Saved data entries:

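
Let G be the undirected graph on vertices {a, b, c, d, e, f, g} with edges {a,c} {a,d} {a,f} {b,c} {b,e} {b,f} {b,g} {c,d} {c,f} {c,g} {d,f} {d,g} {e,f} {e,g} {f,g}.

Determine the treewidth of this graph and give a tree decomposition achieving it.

Every bag has size at most 4, so the width is 4 − 1 = 3 and tw(G) ≤ 3. For the lower bound, the 4 vertices {b, e, f, g} are pairwise adjacent, and any tree decomposition puts a clique entirely inside one bag — forcing width ≥ 3. Combining the bounds, tw(G) = 3.

Treewidth 3.
Bags: B1 = {b, c, f, g}  B2 = {c, d, f, g}  B3 = {a, c, d, f}  B4 = {b, e, f, g}
Tree: B1–B2, B2–B3, B1–B4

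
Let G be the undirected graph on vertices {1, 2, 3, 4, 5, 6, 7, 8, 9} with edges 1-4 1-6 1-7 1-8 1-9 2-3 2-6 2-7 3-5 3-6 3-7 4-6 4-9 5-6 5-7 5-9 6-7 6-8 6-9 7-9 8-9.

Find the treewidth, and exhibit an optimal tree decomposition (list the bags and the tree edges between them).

Each bag holds 4 vertices, so the decomposition has width 3, which upper-bounds the treewidth. On the other hand G contains the 4-clique {1, 6, 8, 9}. A clique must lie in a single bag of any decomposition, so no decomposition can have width below 3. Therefore the treewidth is 3.

Treewidth 3.
One optimal decomposition is:
Bags: B1 = {5, 6, 7, 9}  B2 = {1, 6, 7, 9}  B3 = {1, 4, 6, 9}  B4 = {3, 5, 6, 7}  B5 = {2, 3, 6, 7}  B6 = {1, 6, 8, 9}
Tree: B1–B2, B2–B3, B1–B4, B4–B5, B3–B6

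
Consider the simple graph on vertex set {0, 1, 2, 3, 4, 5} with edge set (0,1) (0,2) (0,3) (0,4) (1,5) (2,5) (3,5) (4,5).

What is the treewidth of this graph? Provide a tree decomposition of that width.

Treewidth 2.
Bags: B1 = {0, 2, 5}  B2 = {0, 4, 5}  B3 = {0, 1, 5}  B4 = {0, 3, 5}
Tree: B1–B2, B2–B3, B3–B4

Every bag has size at most 3, so the width is 3 − 1 = 2 and tw(G) ≤ 2. The edges 5–2–0–4–5 form a cycle, so G is not a tree and its treewidth is at least 2. Combining the bounds, tw(G) = 2.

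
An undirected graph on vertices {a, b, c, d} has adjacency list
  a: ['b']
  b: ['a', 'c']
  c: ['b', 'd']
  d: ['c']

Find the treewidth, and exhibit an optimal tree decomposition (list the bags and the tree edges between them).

Every bag has size at most 2, so the width is 2 − 1 = 1 and tw(G) ≤ 1. G has an edge, so its treewidth is at least 1. Hence tw(G) = 1 exactly.

Treewidth 1.
Bags: B1 = {c, d}  B2 = {b, c}  B3 = {a, b}
Tree: B1–B2, B2–B3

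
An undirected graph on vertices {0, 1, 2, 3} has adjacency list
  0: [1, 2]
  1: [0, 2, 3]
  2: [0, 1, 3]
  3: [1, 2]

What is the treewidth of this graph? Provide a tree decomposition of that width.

Each bag holds 3 vertices, so the decomposition has width 2, which upper-bounds the treewidth. For the lower bound, the 3 vertices {0, 1, 2} are pairwise adjacent, and any tree decomposition puts a clique entirely inside one bag — forcing width ≥ 2. Combining the bounds, tw(G) = 2.

Treewidth 2.
One optimal decomposition is:
Bags: B1 = {0, 1, 2}  B2 = {1, 2, 3}
Tree: B1–B2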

WHAT YOU NEED TO DO: All of the data above needs to be written out again, exactly.

RESULT FOR THIS TASK:
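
Let G be the undirected graph on vertices {a, b, c, d, e, f, g} with edges {a,c} {a,d} {a,f} {b,c} {b,e} {b,f} {b,g} {c,d} {c,f} {c,g} {d,f} {d,g} {e,f} {e,g} {f,g}.

Determine the treewidth of this graph and give a tree decomposition achieving it.

Every bag has size at most 4, so the width is 4 − 1 = 3 and tw(G) ≤ 3. For the lower bound, the 4 vertices {b, e, f, g} are pairwise adjacent, and any tree decomposition puts a clique entirely inside one bag — forcing width ≥ 3. Combining the bounds, tw(G) = 3.

Treewidth 3.
Bags: B1 = {b, c, f, g}  B2 = {c, d, f, g}  B3 = {a, c, d, f}  B4 = {b, e, f, g}
Tree: B1–B2, B2–B3, B1–B4

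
Let G be the undirected graph on vertices {1, 2, 3, 4, 5, 6, 7, 8, 9} with edges 1-4 1-6 1-7 1-8 1-9 2-3 2-6 2-7 3-5 3-6 3-7 4-6 4-9 5-6 5-7 5-9 6-7 6-8 6-9 7-9 8-9.

Find the treewidth, and exhibit an optimal tree decomposition (list the bags and the tree edges between them).

Each bag holds 4 vertices, so the decomposition has width 3, which upper-bounds the treewidth. On the other hand G contains the 4-clique {1, 6, 8, 9}. A clique must lie in a single bag of any decomposition, so no decomposition can have width below 3. Therefore the treewidth is 3.

Treewidth 3.
One optimal decomposition is:
Bags: B1 = {5, 6, 7, 9}  B2 = {1, 6, 7, 9}  B3 = {1, 4, 6, 9}  B4 = {3, 5, 6, 7}  B5 = {2, 3, 6, 7}  B6 = {1, 6, 8, 9}
Tree: B1–B2, B2–B3, B1–B4, B4–B5, B3–B6

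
Consider the simple graph on vertex set {0, 1, 2, 3, 4, 5} with edge set (0,1) (0,2) (0,3) (0,4) (1,5) (2,5) (3,5) (4,5).

What is the treewidth of this graph? Provide a tree decomposition of that width.

Treewidth 2.
Bags: B1 = {0, 2, 5}  B2 = {0, 4, 5}  B3 = {0, 1, 5}  B4 = {0, 3, 5}
Tree: B1–B2, B2–B3, B3–B4

Every bag has size at most 3, so the width is 3 − 1 = 2 and tw(G) ≤ 2. The edges 5–2–0–4–5 form a cycle, so G is not a tree and its treewidth is at least 2. Combining the bounds, tw(G) = 2.

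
An undirected graph on vertices {a, b, c, d} has adjacency list
  a: ['b']
  b: ['a', 'c']
  c: ['b', 'd']
  d: ['c']

Find the treewidth, and exhibit an optimal tree decomposition (list the bags and the tree edges between them).

Every bag has size at most 2, so the width is 2 − 1 = 1 and tw(G) ≤ 1. G has an edge, so its treewidth is at least 1. Hence tw(G) = 1 exactly.

Treewidth 1.
Bags: B1 = {c, d}  B2 = {b, c}  B3 = {a, b}
Tree: B1–B2, B2–B3

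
An undirected graph on vertices {0, 1, 2, 3} has adjacency list
  0: [1, 2]
  1: [0, 2, 3]
  2: [0, 1, 3]
  3: [1, 2]

What is the treewidth of this graph? Provide a tree decomposition of that width.

Each bag holds 3 vertices, so the decomposition has width 2, which upper-bounds the treewidth. For the lower bound, the 3 vertices {0, 1, 2} are pairwise adjacent, and any tree decomposition puts a clique entirely inside one bag — forcing width ≥ 2. Combining the bounds, tw(G) = 2.

Treewidth 2.
One optimal decomposition is:
Bags: B1 = {0, 1, 2}  B2 = {1, 2, 3}
Tree: B1–B2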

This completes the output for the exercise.